Problem statement
Return the following from the records below: each line, word for word, starting with the line that contains "nodes: 0:c, 1:c, 2:c, 3:c" and going on through the line that contains "edges: (1,3,e); (3,0,e); (3,2,e)", with nothing outside that range.

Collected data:
---

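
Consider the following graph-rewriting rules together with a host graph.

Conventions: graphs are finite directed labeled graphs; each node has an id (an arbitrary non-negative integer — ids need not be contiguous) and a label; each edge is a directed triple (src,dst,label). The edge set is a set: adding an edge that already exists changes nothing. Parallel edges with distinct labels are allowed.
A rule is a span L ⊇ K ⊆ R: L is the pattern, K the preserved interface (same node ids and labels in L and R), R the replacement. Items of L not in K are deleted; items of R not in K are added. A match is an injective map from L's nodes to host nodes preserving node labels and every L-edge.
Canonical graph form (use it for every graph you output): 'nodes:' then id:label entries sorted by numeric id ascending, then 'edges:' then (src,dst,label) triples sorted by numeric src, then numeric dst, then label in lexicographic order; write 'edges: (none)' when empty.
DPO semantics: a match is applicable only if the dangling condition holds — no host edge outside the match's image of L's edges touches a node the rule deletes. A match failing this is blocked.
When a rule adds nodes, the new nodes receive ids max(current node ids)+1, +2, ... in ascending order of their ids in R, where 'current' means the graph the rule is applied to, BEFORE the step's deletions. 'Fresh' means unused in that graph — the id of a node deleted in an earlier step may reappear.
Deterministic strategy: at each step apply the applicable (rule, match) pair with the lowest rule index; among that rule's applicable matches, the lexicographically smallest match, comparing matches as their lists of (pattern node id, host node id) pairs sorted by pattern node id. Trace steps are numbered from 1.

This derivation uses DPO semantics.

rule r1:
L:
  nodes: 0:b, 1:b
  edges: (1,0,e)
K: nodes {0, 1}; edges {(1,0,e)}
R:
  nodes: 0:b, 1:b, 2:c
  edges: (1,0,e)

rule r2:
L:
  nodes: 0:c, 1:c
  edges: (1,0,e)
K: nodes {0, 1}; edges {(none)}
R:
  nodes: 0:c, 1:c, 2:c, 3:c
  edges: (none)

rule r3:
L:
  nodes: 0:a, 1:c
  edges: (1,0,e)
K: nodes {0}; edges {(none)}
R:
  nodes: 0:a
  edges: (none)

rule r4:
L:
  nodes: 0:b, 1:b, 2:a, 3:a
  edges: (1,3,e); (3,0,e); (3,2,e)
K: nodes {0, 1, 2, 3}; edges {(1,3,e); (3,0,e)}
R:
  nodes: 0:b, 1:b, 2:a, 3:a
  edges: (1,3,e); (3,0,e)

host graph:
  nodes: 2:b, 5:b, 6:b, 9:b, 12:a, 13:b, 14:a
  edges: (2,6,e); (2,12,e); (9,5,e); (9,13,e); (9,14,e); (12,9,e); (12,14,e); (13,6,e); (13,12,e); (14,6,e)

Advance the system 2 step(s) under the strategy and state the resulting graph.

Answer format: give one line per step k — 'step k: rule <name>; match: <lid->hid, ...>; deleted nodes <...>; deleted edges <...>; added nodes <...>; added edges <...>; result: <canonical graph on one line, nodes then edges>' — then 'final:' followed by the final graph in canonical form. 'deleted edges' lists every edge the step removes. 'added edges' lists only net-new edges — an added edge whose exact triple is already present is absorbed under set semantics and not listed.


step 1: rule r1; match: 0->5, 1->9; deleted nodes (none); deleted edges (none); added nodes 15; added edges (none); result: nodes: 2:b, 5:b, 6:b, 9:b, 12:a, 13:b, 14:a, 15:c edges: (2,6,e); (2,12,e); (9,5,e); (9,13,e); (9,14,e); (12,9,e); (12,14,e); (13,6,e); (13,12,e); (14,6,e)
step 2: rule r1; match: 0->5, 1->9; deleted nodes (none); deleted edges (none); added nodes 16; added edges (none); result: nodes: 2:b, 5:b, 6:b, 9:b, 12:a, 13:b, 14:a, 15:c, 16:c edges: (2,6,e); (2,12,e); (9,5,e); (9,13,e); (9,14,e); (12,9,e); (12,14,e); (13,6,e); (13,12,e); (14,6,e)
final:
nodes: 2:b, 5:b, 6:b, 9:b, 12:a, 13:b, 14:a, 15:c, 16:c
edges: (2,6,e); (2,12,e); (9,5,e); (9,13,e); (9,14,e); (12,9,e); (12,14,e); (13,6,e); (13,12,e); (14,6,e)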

---

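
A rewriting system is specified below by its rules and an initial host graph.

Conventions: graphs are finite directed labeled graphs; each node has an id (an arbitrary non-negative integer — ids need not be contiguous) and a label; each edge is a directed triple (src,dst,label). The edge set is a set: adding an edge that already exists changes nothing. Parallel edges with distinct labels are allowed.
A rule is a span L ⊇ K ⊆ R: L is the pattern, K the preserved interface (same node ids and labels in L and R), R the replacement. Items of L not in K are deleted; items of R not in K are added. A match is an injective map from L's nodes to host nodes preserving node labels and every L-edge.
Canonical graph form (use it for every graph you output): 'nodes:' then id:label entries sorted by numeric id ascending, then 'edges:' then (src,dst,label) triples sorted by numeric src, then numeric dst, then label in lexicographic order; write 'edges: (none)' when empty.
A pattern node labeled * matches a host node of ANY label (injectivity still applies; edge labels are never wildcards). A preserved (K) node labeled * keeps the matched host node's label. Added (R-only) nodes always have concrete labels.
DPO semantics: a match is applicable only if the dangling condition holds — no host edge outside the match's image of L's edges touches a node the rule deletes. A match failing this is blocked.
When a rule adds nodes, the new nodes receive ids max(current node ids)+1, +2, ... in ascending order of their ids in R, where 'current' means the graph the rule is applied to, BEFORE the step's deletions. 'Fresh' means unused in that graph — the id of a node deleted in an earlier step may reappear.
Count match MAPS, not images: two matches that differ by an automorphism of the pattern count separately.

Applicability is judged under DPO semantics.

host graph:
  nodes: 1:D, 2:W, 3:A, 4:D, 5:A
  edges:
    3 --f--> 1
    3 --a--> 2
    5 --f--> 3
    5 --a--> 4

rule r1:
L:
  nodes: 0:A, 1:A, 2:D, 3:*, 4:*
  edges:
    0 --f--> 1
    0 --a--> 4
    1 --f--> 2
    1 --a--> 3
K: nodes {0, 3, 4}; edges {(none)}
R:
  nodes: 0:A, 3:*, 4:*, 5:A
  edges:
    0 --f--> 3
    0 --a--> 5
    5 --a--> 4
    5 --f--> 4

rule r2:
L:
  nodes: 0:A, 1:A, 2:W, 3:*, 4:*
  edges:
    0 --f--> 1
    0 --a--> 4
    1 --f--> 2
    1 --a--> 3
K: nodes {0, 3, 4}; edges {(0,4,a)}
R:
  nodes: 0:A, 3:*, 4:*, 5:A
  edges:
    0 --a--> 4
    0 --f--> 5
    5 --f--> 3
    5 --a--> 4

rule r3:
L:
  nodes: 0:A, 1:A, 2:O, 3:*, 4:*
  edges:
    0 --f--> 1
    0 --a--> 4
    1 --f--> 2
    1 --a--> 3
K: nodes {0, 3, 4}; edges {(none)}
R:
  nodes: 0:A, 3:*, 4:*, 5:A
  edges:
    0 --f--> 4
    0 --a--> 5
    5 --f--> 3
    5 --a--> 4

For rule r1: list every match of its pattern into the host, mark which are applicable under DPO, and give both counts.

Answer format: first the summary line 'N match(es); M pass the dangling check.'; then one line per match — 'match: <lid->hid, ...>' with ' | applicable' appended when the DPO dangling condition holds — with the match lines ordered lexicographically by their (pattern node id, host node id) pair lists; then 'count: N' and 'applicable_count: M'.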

---

Answer space
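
  nodes: 0:c, 1:c, 2:c, 3:c
  edges: (none)

rule r3:
L:
  nodes: 0:a, 1:c
  edges: (1,0,e)
K: nodes {0}; edges {(none)}
R:
  nodes: 0:a
  edges: (none)

rule r4:
L:
  nodes: 0:b, 1:b, 2:a, 3:a
  edges: (1,3,e); (3,0,e); (3,2,e)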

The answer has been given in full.